Data for this exercise:
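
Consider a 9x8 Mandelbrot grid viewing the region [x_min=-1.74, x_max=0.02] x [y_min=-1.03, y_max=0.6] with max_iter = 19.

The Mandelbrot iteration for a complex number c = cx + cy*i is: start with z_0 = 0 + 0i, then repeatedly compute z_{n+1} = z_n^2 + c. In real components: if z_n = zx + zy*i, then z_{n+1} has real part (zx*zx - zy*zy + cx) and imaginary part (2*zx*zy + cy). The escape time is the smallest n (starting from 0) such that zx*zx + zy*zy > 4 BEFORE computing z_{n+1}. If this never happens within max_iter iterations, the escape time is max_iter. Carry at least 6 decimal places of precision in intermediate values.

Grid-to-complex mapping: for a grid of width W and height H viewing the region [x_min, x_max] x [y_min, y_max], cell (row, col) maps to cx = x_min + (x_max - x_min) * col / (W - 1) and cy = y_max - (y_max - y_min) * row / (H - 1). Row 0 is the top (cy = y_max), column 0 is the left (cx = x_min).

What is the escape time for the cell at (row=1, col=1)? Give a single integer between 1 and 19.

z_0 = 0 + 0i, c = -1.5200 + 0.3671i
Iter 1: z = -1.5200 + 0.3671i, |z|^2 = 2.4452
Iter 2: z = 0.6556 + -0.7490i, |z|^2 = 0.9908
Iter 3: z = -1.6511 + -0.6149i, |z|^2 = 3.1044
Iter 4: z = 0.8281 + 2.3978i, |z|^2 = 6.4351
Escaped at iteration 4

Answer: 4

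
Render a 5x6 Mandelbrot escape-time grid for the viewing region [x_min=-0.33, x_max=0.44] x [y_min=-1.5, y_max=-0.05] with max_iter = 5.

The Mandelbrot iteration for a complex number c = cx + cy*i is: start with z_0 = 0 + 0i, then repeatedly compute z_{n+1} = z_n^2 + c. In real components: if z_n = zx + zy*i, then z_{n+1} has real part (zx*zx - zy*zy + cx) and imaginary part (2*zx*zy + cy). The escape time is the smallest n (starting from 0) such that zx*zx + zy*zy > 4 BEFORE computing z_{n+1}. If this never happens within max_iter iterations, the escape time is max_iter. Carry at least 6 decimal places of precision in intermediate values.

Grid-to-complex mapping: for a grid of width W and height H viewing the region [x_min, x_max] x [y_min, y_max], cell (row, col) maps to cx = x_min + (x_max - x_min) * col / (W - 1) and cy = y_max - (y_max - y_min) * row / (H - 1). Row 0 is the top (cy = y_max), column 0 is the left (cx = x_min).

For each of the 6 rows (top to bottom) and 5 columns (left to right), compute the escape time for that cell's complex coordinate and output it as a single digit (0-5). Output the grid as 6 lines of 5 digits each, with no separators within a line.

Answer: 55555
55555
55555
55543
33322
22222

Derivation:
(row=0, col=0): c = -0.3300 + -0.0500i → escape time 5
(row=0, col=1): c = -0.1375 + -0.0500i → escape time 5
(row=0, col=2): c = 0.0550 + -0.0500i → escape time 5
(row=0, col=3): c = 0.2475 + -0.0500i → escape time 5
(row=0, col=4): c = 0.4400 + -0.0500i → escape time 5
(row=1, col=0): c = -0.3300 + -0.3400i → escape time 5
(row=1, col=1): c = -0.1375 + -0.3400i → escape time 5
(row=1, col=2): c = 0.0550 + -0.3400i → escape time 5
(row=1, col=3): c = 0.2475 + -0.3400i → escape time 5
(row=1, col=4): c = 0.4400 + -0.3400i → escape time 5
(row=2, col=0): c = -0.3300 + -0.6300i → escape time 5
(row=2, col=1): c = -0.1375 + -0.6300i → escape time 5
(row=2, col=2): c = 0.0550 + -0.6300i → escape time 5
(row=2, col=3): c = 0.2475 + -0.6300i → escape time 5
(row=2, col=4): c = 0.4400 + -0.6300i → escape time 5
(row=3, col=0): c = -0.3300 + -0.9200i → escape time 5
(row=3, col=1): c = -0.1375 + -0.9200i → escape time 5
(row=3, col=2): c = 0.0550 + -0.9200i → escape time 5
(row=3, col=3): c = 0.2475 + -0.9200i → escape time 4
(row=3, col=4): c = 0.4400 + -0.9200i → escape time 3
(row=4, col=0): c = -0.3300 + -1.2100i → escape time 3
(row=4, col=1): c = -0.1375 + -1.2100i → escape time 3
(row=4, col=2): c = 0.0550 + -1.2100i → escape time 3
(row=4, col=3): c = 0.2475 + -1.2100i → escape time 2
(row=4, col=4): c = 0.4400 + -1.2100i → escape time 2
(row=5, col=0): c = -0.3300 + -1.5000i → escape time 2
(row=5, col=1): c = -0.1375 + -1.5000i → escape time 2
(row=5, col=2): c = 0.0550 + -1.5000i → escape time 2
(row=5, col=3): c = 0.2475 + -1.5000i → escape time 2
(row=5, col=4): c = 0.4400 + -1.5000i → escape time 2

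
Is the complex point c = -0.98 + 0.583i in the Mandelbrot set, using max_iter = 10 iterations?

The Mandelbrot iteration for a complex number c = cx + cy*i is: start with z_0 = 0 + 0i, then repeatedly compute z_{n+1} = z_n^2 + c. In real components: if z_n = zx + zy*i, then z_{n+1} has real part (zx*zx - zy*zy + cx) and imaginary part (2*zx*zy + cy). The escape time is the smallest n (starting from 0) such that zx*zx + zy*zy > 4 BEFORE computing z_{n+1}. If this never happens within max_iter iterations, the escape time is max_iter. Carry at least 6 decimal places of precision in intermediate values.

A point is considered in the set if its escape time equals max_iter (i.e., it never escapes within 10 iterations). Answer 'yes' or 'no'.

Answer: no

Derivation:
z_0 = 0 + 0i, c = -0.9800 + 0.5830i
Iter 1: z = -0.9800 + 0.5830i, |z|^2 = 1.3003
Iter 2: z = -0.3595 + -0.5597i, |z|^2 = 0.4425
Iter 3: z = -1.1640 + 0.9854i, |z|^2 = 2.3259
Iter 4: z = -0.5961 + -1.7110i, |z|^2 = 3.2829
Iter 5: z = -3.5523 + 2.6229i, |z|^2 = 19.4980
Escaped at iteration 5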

Assignment: Return all of the data exactly as it reads.

Written reply:
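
Consider a 9x8 Mandelbrot grid viewing the region [x_min=-1.74, x_max=0.02] x [y_min=-1.03, y_max=0.6] with max_iter = 19.

The Mandelbrot iteration for a complex number c = cx + cy*i is: start with z_0 = 0 + 0i, then repeatedly compute z_{n+1} = z_n^2 + c. In real components: if z_n = zx + zy*i, then z_{n+1} has real part (zx*zx - zy*zy + cx) and imaginary part (2*zx*zy + cy). The escape time is the smallest n (starting from 0) such that zx*zx + zy*zy > 4 BEFORE computing z_{n+1}. If this never happens within max_iter iterations, the escape time is max_iter. Carry at least 6 decimal places of precision in intermediate values.

Grid-to-complex mapping: for a grid of width W and height H viewing the region [x_min, x_max] x [y_min, y_max], cell (row, col) maps to cx = x_min + (x_max - x_min) * col / (W - 1) and cy = y_max - (y_max - y_min) * row / (H - 1). Row 0 is the top (cy = y_max), column 0 is the left (cx = x_min).

What is the escape time for the cell at (row=1, col=1)? Give a single integer between 1 and 19.

z_0 = 0 + 0i, c = -1.5200 + 0.3671i
Iter 1: z = -1.5200 + 0.3671i, |z|^2 = 2.4452
Iter 2: z = 0.6556 + -0.7490i, |z|^2 = 0.9908
Iter 3: z = -1.6511 + -0.6149i, |z|^2 = 3.1044
Iter 4: z = 0.8281 + 2.3978i, |z|^2 = 6.4351
Escaped at iteration 4

Answer: 4

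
Render a 5x6 Mandelbrot escape-time grid for the viewing region [x_min=-0.33, x_max=0.44] x [y_min=-1.5, y_max=-0.05] with max_iter = 5.

The Mandelbrot iteration for a complex number c = cx + cy*i is: start with z_0 = 0 + 0i, then repeatedly compute z_{n+1} = z_n^2 + c. In real components: if z_n = zx + zy*i, then z_{n+1} has real part (zx*zx - zy*zy + cx) and imaginary part (2*zx*zy + cy). The escape time is the smallest n (starting from 0) such that zx*zx + zy*zy > 4 BEFORE computing z_{n+1}. If this never happens within max_iter iterations, the escape time is max_iter. Carry at least 6 decimal places of precision in intermediate values.

Grid-to-complex mapping: for a grid of width W and height H viewing the region [x_min, x_max] x [y_min, y_max], cell (row, col) maps to cx = x_min + (x_max - x_min) * col / (W - 1) and cy = y_max - (y_max - y_min) * row / (H - 1). Row 0 is the top (cy = y_max), column 0 is the left (cx = x_min).

For each of the 6 rows (top to bottom) and 5 columns (left to right), compute the escape time for that cell's complex coordinate and output it as a single digit (0-5). Output the grid as 6 lines of 5 digits each, with no separators within a line.

Answer: 55555
55555
55555
55543
33322
22222

Derivation:
(row=0, col=0): c = -0.3300 + -0.0500i → escape time 5
(row=0, col=1): c = -0.1375 + -0.0500i → escape time 5
(row=0, col=2): c = 0.0550 + -0.0500i → escape time 5
(row=0, col=3): c = 0.2475 + -0.0500i → escape time 5
(row=0, col=4): c = 0.4400 + -0.0500i → escape time 5
(row=1, col=0): c = -0.3300 + -0.3400i → escape time 5
(row=1, col=1): c = -0.1375 + -0.3400i → escape time 5
(row=1, col=2): c = 0.0550 + -0.3400i → escape time 5
(row=1, col=3): c = 0.2475 + -0.3400i → escape time 5
(row=1, col=4): c = 0.4400 + -0.3400i → escape time 5
(row=2, col=0): c = -0.3300 + -0.6300i → escape time 5
(row=2, col=1): c = -0.1375 + -0.6300i → escape time 5
(row=2, col=2): c = 0.0550 + -0.6300i → escape time 5
(row=2, col=3): c = 0.2475 + -0.6300i → escape time 5
(row=2, col=4): c = 0.4400 + -0.6300i → escape time 5
(row=3, col=0): c = -0.3300 + -0.9200i → escape time 5
(row=3, col=1): c = -0.1375 + -0.9200i → escape time 5
(row=3, col=2): c = 0.0550 + -0.9200i → escape time 5
(row=3, col=3): c = 0.2475 + -0.9200i → escape time 4
(row=3, col=4): c = 0.4400 + -0.9200i → escape time 3
(row=4, col=0): c = -0.3300 + -1.2100i → escape time 3
(row=4, col=1): c = -0.1375 + -1.2100i → escape time 3
(row=4, col=2): c = 0.0550 + -1.2100i → escape time 3
(row=4, col=3): c = 0.2475 + -1.2100i → escape time 2
(row=4, col=4): c = 0.4400 + -1.2100i → escape time 2
(row=5, col=0): c = -0.3300 + -1.5000i → escape time 2
(row=5, col=1): c = -0.1375 + -1.5000i → escape time 2
(row=5, col=2): c = 0.0550 + -1.5000i → escape time 2
(row=5, col=3): c = 0.2475 + -1.5000i → escape time 2
(row=5, col=4): c = 0.4400 + -1.5000i → escape time 2

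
Is the complex point c = -0.98 + 0.583i in the Mandelbrot set, using max_iter = 10 iterations?

The Mandelbrot iteration for a complex number c = cx + cy*i is: start with z_0 = 0 + 0i, then repeatedly compute z_{n+1} = z_n^2 + c. In real components: if z_n = zx + zy*i, then z_{n+1} has real part (zx*zx - zy*zy + cx) and imaginary part (2*zx*zy + cy). The escape time is the smallest n (starting from 0) such that zx*zx + zy*zy > 4 BEFORE computing z_{n+1}. If this never happens within max_iter iterations, the escape time is max_iter. Carry at least 6 decimal places of precision in intermediate values.

A point is considered in the set if its escape time equals max_iter (i.e., it never escapes within 10 iterations). Answer 'yes' or 'no'.

Answer: no

Derivation:
z_0 = 0 + 0i, c = -0.9800 + 0.5830i
Iter 1: z = -0.9800 + 0.5830i, |z|^2 = 1.3003
Iter 2: z = -0.3595 + -0.5597i, |z|^2 = 0.4425
Iter 3: z = -1.1640 + 0.9854i, |z|^2 = 2.3259
Iter 4: z = -0.5961 + -1.7110i, |z|^2 = 3.2829
Iter 5: z = -3.5523 + 2.6229i, |z|^2 = 19.4980
Escaped at iteration 5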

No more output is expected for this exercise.